GOAL OF THE EXERCISE — Reproduce all of the data exactly.

SUPPLIED RECORDS —

######

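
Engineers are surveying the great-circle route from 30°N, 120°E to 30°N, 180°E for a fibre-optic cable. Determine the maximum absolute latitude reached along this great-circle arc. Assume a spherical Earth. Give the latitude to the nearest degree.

≈ 34°N

The great circle lies in the plane with unit normal n̂ = (p₁ × p₂)/|p₁ × p₂|.
Here n̂_z ≈ +0.832; the vertex latitude is φ_max = arccos|n̂_z| ≈ 33.7°.
Check via Clairaut: cos φ_max = |cos φ₁| · sin C = cos(30.0°)·sin(73.9°) ≈ 0.832, again giving ≈ 33.7°.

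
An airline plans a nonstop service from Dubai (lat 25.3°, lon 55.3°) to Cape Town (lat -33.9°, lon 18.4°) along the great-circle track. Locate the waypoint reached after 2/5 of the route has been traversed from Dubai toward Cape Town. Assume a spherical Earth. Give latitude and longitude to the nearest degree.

Convert each endpoint to a unit vector on the sphere (x = cos φ cos λ, y = cos φ sin λ, z = sin φ).
The central angle between the endpoints is δ = arccos(p₁·p₂) ≈ 1.201 rad (68.8°).
Interpolate at f = 2/5 with slerp weights a = sin((1−f)δ)/sin δ ≈ 0.708, b = sin(fδ)/sin δ ≈ 0.496.
p = a·p₁ + b·p₂ ≈ (0.754, 0.656, 0.026); φ = arcsin(p_z) ≈ 1.49°, λ = atan2(p_y, p_x) ≈ 41.00°.

≈ lat 1°, lon 41°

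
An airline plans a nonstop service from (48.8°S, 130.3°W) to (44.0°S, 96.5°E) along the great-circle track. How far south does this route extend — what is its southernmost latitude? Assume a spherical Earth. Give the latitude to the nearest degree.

The great circle lies in the plane with unit normal n̂ = (p₁ × p₂)/|p₁ × p₂|.
Here n̂_z ≈ -0.352; the vertex latitude is φ_max = arccos|n̂_z| ≈ 69.4°.
Check via Clairaut: cos φ_max = |cos φ₁| · sin C = cos(48.8°)·sin(147.7°) ≈ 0.352, again giving ≈ 69.4°.

≈ 69°S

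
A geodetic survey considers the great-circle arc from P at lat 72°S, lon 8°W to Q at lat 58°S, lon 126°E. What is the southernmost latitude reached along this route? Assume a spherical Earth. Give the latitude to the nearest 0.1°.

The great circle lies in the plane with unit normal n̂ = (p₁ × p₂)/|p₁ × p₂|.
Here n̂_z ≈ +0.163; the vertex latitude is φ_max = arccos|n̂_z| ≈ 80.6°.
Check via Clairaut: cos φ_max = |cos φ₁| · sin C = cos(72.0°)·sin(148.1°) ≈ 0.163, again giving ≈ 80.6°.

≈ 80.6°S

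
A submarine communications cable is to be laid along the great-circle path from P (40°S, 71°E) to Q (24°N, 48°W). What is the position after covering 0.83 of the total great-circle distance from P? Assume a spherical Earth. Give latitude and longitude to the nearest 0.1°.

≈ (11.2°N, 29.7°W)

Convert each endpoint to a unit vector on the sphere (x = cos φ cos λ, y = cos φ sin λ, z = sin φ).
The central angle between the endpoints is δ = arccos(p₁·p₂) ≈ 2.215 rad (126.9°).
Interpolate at f = 0.83 with slerp weights a = sin((1−f)δ)/sin δ ≈ 0.460, b = sin(fδ)/sin δ ≈ 1.206.
p = a·p₁ + b·p₂ ≈ (0.852, -0.486, 0.195); φ = arcsin(p_z) ≈ 11.24°, λ = atan2(p_y, p_x) ≈ -29.69°.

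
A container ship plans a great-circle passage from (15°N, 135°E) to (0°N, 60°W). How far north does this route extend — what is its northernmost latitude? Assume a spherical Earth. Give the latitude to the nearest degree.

≈ 46°N

The great circle lies in the plane with unit normal n̂ = (p₁ × p₂)/|p₁ × p₂|.
Here n̂_z ≈ +0.695; the vertex latitude is φ_max = arccos|n̂_z| ≈ 46.0°.
Check via Clairaut: cos φ_max = |cos φ₁| · sin C = cos(15.0°)·sin(46.0°) ≈ 0.695, again giving ≈ 46.0°.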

######

RESPONSE —
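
Engineers are surveying the great-circle route from 30°N, 120°E to 30°N, 180°E for a fibre-optic cable. Determine the maximum absolute latitude reached along this great-circle arc. Assume a spherical Earth. Give the latitude to the nearest degree.

≈ 34°N

The great circle lies in the plane with unit normal n̂ = (p₁ × p₂)/|p₁ × p₂|.
Here n̂_z ≈ +0.832; the vertex latitude is φ_max = arccos|n̂_z| ≈ 33.7°.
Check via Clairaut: cos φ_max = |cos φ₁| · sin C = cos(30.0°)·sin(73.9°) ≈ 0.832, again giving ≈ 33.7°.

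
An airline plans a nonstop service from Dubai (lat 25.3°, lon 55.3°) to Cape Town (lat -33.9°, lon 18.4°) along the great-circle track. Locate the waypoint reached after 2/5 of the route has been traversed from Dubai toward Cape Town. Assume a spherical Earth. Give latitude and longitude to the nearest degree.

Convert each endpoint to a unit vector on the sphere (x = cos φ cos λ, y = cos φ sin λ, z = sin φ).
The central angle between the endpoints is δ = arccos(p₁·p₂) ≈ 1.201 rad (68.8°).
Interpolate at f = 2/5 with slerp weights a = sin((1−f)δ)/sin δ ≈ 0.708, b = sin(fδ)/sin δ ≈ 0.496.
p = a·p₁ + b·p₂ ≈ (0.754, 0.656, 0.026); φ = arcsin(p_z) ≈ 1.49°, λ = atan2(p_y, p_x) ≈ 41.00°.

≈ lat 1°, lon 41°

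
An airline plans a nonstop service from (48.8°S, 130.3°W) to (44.0°S, 96.5°E) along the great-circle track. How far south does this route extend — what is its southernmost latitude? Assume a spherical Earth. Give the latitude to the nearest degree.

The great circle lies in the plane with unit normal n̂ = (p₁ × p₂)/|p₁ × p₂|.
Here n̂_z ≈ -0.352; the vertex latitude is φ_max = arccos|n̂_z| ≈ 69.4°.
Check via Clairaut: cos φ_max = |cos φ₁| · sin C = cos(48.8°)·sin(147.7°) ≈ 0.352, again giving ≈ 69.4°.

≈ 69°S

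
A geodetic survey considers the great-circle arc from P at lat 72°S, lon 8°W to Q at lat 58°S, lon 126°E. What is the southernmost latitude reached along this route? Assume a spherical Earth. Give the latitude to the nearest 0.1°.

The great circle lies in the plane with unit normal n̂ = (p₁ × p₂)/|p₁ × p₂|.
Here n̂_z ≈ +0.163; the vertex latitude is φ_max = arccos|n̂_z| ≈ 80.6°.
Check via Clairaut: cos φ_max = |cos φ₁| · sin C = cos(72.0°)·sin(148.1°) ≈ 0.163, again giving ≈ 80.6°.

≈ 80.6°S

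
A submarine communications cable is to be laid along the great-circle path from P (40°S, 71°E) to Q (24°N, 48°W). What is the position after covering 0.83 of the total great-circle distance from P? Assume a spherical Earth. Give latitude and longitude to the nearest 0.1°.

≈ (11.2°N, 29.7°W)

Convert each endpoint to a unit vector on the sphere (x = cos φ cos λ, y = cos φ sin λ, z = sin φ).
The central angle between the endpoints is δ = arccos(p₁·p₂) ≈ 2.215 rad (126.9°).
Interpolate at f = 0.83 with slerp weights a = sin((1−f)δ)/sin δ ≈ 0.460, b = sin(fδ)/sin δ ≈ 1.206.
p = a·p₁ + b·p₂ ≈ (0.852, -0.486, 0.195); φ = arcsin(p_z) ≈ 11.24°, λ = atan2(p_y, p_x) ≈ -29.69°.

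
A container ship plans a great-circle passage from (15°N, 135°E) to (0°N, 60°W). How far north does this route extend — what is its northernmost latitude? Assume a spherical Earth. Give the latitude to the nearest degree.

≈ 46°N

The great circle lies in the plane with unit normal n̂ = (p₁ × p₂)/|p₁ × p₂|.
Here n̂_z ≈ +0.695; the vertex latitude is φ_max = arccos|n̂_z| ≈ 46.0°.
Check via Clairaut: cos φ_max = |cos φ₁| · sin C = cos(15.0°)·sin(46.0°) ≈ 0.695, again giving ≈ 46.0°.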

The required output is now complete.